> **PROBLEM REQUIREMENTS**
When you respond, write out each entry exactly as it stands.

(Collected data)
- - - - -
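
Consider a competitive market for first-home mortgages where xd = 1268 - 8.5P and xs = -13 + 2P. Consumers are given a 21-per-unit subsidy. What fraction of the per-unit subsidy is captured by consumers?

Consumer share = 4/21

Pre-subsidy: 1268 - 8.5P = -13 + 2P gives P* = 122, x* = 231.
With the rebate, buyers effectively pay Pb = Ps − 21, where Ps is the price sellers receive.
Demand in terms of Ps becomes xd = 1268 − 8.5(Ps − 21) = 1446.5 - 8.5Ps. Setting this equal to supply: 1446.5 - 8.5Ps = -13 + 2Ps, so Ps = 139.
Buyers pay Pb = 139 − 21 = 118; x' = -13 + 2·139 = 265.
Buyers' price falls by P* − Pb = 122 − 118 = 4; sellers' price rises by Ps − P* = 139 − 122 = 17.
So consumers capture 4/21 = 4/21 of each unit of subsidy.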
- - - - -
> **OUTPUT OF THE EXERCISE**
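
Consider a competitive market for first-home mortgages where xd = 1268 - 8.5P and xs = -13 + 2P. Consumers are given a 21-per-unit subsidy. What fraction of the per-unit subsidy is captured by consumers?

Consumer share = 4/21

Pre-subsidy: 1268 - 8.5P = -13 + 2P gives P* = 122, x* = 231.
With the rebate, buyers effectively pay Pb = Ps − 21, where Ps is the price sellers receive.
Demand in terms of Ps becomes xd = 1268 − 8.5(Ps − 21) = 1446.5 - 8.5Ps. Setting this equal to supply: 1446.5 - 8.5Ps = -13 + 2Ps, so Ps = 139.
Buyers pay Pb = 139 − 21 = 118; x' = -13 + 2·139 = 265.
Buyers' price falls by P* − Pb = 122 − 118 = 4; sellers' price rises by Ps − P* = 139 − 122 = 17.
So consumers capture 4/21 = 4/21 of each unit of subsidy.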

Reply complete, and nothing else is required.